Segment Start: RECORDS PROVIDED

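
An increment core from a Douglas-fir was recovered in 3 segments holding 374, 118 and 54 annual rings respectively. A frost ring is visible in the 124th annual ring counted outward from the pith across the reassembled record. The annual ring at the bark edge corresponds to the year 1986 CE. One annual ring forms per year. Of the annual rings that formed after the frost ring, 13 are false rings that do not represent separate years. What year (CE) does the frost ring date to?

1577 CE

Total annual rings = 374 + 118 + 54 = 546.
546 − 124 = 422 annual rings lie beyond the frost ring toward the bark edge.
Excluding 13 false annual rings: 422 − 13 = 409.
The annual ring at the bark edge is 1986 CE, so the frost ring dates to 1986 − 409 = 1577 CE.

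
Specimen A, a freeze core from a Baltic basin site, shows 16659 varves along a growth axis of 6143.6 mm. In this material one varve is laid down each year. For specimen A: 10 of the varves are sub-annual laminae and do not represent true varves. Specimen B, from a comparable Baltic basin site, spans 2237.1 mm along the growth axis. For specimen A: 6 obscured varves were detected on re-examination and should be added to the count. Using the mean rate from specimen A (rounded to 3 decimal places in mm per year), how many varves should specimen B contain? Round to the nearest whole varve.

Specimen A: after corrections the count is 16659 − 10 + 6 = 16655 varves.
A: Mean rate = 6143.6 mm / 16655 years ≈ 0.369 mm/year.
Specimen B: 2237.1 mm / 0.369 mm per year = 6062.60 years ≈ 6063 varves.

6063 varves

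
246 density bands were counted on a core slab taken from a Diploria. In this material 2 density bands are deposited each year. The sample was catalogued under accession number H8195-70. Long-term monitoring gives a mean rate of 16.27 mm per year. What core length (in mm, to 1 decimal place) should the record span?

2001.2 mm

With 2 density bands per year, 246 / 2 = 123 years.
Length ≈ 16.27 × 123 = 2001.2 mm.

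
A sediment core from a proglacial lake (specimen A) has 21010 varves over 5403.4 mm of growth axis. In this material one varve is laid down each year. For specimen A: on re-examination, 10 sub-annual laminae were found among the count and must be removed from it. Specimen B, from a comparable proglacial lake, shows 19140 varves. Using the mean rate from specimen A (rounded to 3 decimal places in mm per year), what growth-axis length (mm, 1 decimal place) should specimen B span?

4919.0 mm

Specimen A: true varve count = 21010 − 10 = 21000.
A: 5403.4 mm over 21000 years gives 5403.4 / 21000 ≈ 0.257 mm/year.
For B, 0.257 mm/year × 19140 years = 4919.0 mm.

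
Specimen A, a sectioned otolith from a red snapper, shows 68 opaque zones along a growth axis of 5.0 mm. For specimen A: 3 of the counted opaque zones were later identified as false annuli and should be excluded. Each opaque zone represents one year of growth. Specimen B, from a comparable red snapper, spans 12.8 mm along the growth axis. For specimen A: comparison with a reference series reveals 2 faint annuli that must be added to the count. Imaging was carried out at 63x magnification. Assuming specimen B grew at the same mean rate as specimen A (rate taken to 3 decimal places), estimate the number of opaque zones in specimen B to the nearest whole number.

171 opaque zones

Specimen A: true opaque zone count = 68 − 3 + 2 = 67.
A: Extension rate ≈ 5.0 / 67 = 0.075 mm per year.
Specimen B: 12.8 mm / 0.075 mm per year = 170.67 years ≈ 171 opaque zones.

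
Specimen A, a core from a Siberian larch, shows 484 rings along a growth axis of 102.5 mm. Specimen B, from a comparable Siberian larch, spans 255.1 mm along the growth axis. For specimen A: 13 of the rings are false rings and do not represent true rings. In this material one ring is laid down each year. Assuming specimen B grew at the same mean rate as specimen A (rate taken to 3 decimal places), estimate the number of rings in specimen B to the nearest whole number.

1170 rings

Specimen A: true ring count = 484 − 13 = 471.
A: Mean rate = 102.5 mm / 471 years ≈ 0.218 mm per year.
For B, 255.1 / 0.218 = 1170.18 years ≈ 1170 rings.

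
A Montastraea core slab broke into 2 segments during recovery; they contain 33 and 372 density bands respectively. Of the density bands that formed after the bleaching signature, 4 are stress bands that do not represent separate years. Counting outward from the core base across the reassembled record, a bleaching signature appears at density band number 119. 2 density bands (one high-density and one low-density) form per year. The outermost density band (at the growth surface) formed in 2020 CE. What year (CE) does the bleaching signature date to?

1879 CE

Total density bands = 33 + 372 = 405.
Between density band 119 and the growth surface there are 405 − 119 = 286 density bands.
286 − 4 false = 282 true density bands after the bleaching signature.
282 density bands at 2 per year is 282 / 2 = 141 years.
The density band at the growth surface is 2020 CE, so the bleaching signature dates to 2020 − 141 = 1879 CE.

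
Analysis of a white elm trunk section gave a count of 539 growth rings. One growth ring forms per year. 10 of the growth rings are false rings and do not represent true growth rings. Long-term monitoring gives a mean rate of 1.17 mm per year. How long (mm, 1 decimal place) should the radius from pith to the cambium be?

618.9 mm

True growth ring count = 539 − 10 = 529.
529 years at 1.17 mm/year gives 1.17 × 529 = 618.9 mm.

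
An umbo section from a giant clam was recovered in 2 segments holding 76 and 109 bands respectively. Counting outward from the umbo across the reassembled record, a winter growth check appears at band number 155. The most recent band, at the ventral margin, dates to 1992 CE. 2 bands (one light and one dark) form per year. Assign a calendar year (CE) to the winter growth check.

Total bands = 76 + 109 = 185.
185 − 155 = 30 bands lie beyond the winter growth check toward the ventral margin.
With 2 bands per year, 30 / 2 = 15 years.
The band at the ventral margin is 1992 CE, so the winter growth check dates to 1992 − 15 = 1977 CE.

1977 CE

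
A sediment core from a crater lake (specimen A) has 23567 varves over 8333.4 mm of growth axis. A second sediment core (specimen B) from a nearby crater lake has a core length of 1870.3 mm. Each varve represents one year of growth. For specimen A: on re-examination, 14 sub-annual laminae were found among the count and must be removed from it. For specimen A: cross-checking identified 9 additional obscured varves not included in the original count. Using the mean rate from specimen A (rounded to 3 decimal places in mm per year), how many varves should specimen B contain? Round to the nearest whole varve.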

Segment End: RECORDS PROVIDED

* EXERCISE PROMPT:
The answer should be an exact copy of the data.

* EXPECTED OUTPUT:
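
An increment core from a Douglas-fir was recovered in 3 segments holding 374, 118 and 54 annual rings respectively. A frost ring is visible in the 124th annual ring counted outward from the pith across the reassembled record. The annual ring at the bark edge corresponds to the year 1986 CE. One annual ring forms per year. Of the annual rings that formed after the frost ring, 13 are false rings that do not represent separate years. What year (CE) does the frost ring date to?

1577 CE

Total annual rings = 374 + 118 + 54 = 546.
546 − 124 = 422 annual rings lie beyond the frost ring toward the bark edge.
Excluding 13 false annual rings: 422 − 13 = 409.
The annual ring at the bark edge is 1986 CE, so the frost ring dates to 1986 − 409 = 1577 CE.

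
Specimen A, a freeze core from a Baltic basin site, shows 16659 varves along a growth axis of 6143.6 mm. In this material one varve is laid down each year. For specimen A: 10 of the varves are sub-annual laminae and do not represent true varves. Specimen B, from a comparable Baltic basin site, spans 2237.1 mm along the growth axis. For specimen A: 6 obscured varves were detected on re-examination and should be added to the count. Using the mean rate from specimen A (rounded to 3 decimal places in mm per year), how many varves should specimen B contain? Round to the nearest whole varve.

Specimen A: after corrections the count is 16659 − 10 + 6 = 16655 varves.
A: Mean rate = 6143.6 mm / 16655 years ≈ 0.369 mm/year.
Specimen B: 2237.1 mm / 0.369 mm per year = 6062.60 years ≈ 6063 varves.

6063 varves

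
246 density bands were counted on a core slab taken from a Diploria. In this material 2 density bands are deposited each year. The sample was catalogued under accession number H8195-70. Long-term monitoring gives a mean rate of 16.27 mm per year. What core length (in mm, to 1 decimal place) should the record span?

2001.2 mm

With 2 density bands per year, 246 / 2 = 123 years.
Length ≈ 16.27 × 123 = 2001.2 mm.

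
A sediment core from a proglacial lake (specimen A) has 21010 varves over 5403.4 mm of growth axis. In this material one varve is laid down each year. For specimen A: on re-examination, 10 sub-annual laminae were found among the count and must be removed from it. Specimen B, from a comparable proglacial lake, shows 19140 varves. Using the mean rate from specimen A (rounded to 3 decimal places in mm per year), what growth-axis length (mm, 1 decimal place) should specimen B span?

4919.0 mm

Specimen A: true varve count = 21010 − 10 = 21000.
A: 5403.4 mm over 21000 years gives 5403.4 / 21000 ≈ 0.257 mm/year.
For B, 0.257 mm/year × 19140 years = 4919.0 mm.

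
Specimen A, a sectioned otolith from a red snapper, shows 68 opaque zones along a growth axis of 5.0 mm. For specimen A: 3 of the counted opaque zones were later identified as false annuli and should be excluded. Each opaque zone represents one year of growth. Specimen B, from a comparable red snapper, spans 12.8 mm along the growth axis. For specimen A: comparison with a reference series reveals 2 faint annuli that must be added to the count. Imaging was carried out at 63x magnification. Assuming specimen B grew at the same mean rate as specimen A (rate taken to 3 decimal places), estimate the number of opaque zones in specimen B to the nearest whole number.

171 opaque zones

Specimen A: true opaque zone count = 68 − 3 + 2 = 67.
A: Extension rate ≈ 5.0 / 67 = 0.075 mm per year.
Specimen B: 12.8 mm / 0.075 mm per year = 170.67 years ≈ 171 opaque zones.

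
Specimen A, a core from a Siberian larch, shows 484 rings along a growth axis of 102.5 mm. Specimen B, from a comparable Siberian larch, spans 255.1 mm along the growth axis. For specimen A: 13 of the rings are false rings and do not represent true rings. In this material one ring is laid down each year. Assuming specimen B grew at the same mean rate as specimen A (rate taken to 3 decimal places), estimate the number of rings in specimen B to the nearest whole number.

1170 rings

Specimen A: true ring count = 484 − 13 = 471.
A: Mean rate = 102.5 mm / 471 years ≈ 0.218 mm per year.
For B, 255.1 / 0.218 = 1170.18 years ≈ 1170 rings.

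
A Montastraea core slab broke into 2 segments during recovery; they contain 33 and 372 density bands respectively. Of the density bands that formed after the bleaching signature, 4 are stress bands that do not represent separate years. Counting outward from the core base across the reassembled record, a bleaching signature appears at density band number 119. 2 density bands (one high-density and one low-density) form per year. The outermost density band (at the growth surface) formed in 2020 CE. What year (CE) does the bleaching signature date to?

1879 CE

Total density bands = 33 + 372 = 405.
Between density band 119 and the growth surface there are 405 − 119 = 286 density bands.
286 − 4 false = 282 true density bands after the bleaching signature.
282 density bands at 2 per year is 282 / 2 = 141 years.
The density band at the growth surface is 2020 CE, so the bleaching signature dates to 2020 − 141 = 1879 CE.

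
Analysis of a white elm trunk section gave a count of 539 growth rings. One growth ring forms per year. 10 of the growth rings are false rings and do not represent true growth rings. Long-term monitoring gives a mean rate of 1.17 mm per year. How long (mm, 1 decimal place) should the radius from pith to the cambium be?

618.9 mm

True growth ring count = 539 − 10 = 529.
529 years at 1.17 mm/year gives 1.17 × 529 = 618.9 mm.

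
An umbo section from a giant clam was recovered in 2 segments holding 76 and 109 bands respectively. Counting outward from the umbo across the reassembled record, a winter growth check appears at band number 155. The most recent band, at the ventral margin, dates to 1992 CE. 2 bands (one light and one dark) form per year. Assign a calendar year (CE) to the winter growth check.

Total bands = 76 + 109 = 185.
185 − 155 = 30 bands lie beyond the winter growth check toward the ventral margin.
With 2 bands per year, 30 / 2 = 15 years.
The band at the ventral margin is 1992 CE, so the winter growth check dates to 1992 − 15 = 1977 CE.

1977 CE

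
A sediment core from a crater lake (specimen A) has 23567 varves over 8333.4 mm of growth axis. A second sediment core (specimen B) from a nearby crater lake has a core length of 1870.3 mm. Each varve represents one year of growth. For specimen A: on re-examination, 14 sub-annual laminae were found among the count and must be removed from it. For specimen A: cross-checking identified 9 additional obscured varves not included in the original count. Using the mean rate from specimen A (rounded to 3 decimal places in mm per year), how many varves should specimen B contain? Round to the nearest whole varve.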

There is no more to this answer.